(Stored dataset items)
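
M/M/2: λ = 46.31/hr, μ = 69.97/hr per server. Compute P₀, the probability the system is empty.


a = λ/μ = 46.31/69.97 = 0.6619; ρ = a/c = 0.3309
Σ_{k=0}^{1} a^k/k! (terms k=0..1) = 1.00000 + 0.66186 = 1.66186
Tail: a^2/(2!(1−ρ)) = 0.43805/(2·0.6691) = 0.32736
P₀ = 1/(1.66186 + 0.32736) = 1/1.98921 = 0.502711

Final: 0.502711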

**GOAL OF THE EXERCISE:** All entries above should be duplicated exactly, none omitted.

**WRITTEN RESPONSE:**
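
M/M/2: λ = 46.31/hr, μ = 69.97/hr per server. Compute P₀, the probability the system is empty.


a = λ/μ = 46.31/69.97 = 0.6619; ρ = a/c = 0.3309
Σ_{k=0}^{1} a^k/k! (terms k=0..1) = 1.00000 + 0.66186 = 1.66186
Tail: a^2/(2!(1−ρ)) = 0.43805/(2·0.6691) = 0.32736
P₀ = 1/(1.66186 + 0.32736) = 1/1.98921 = 0.502711

Final: 0.502711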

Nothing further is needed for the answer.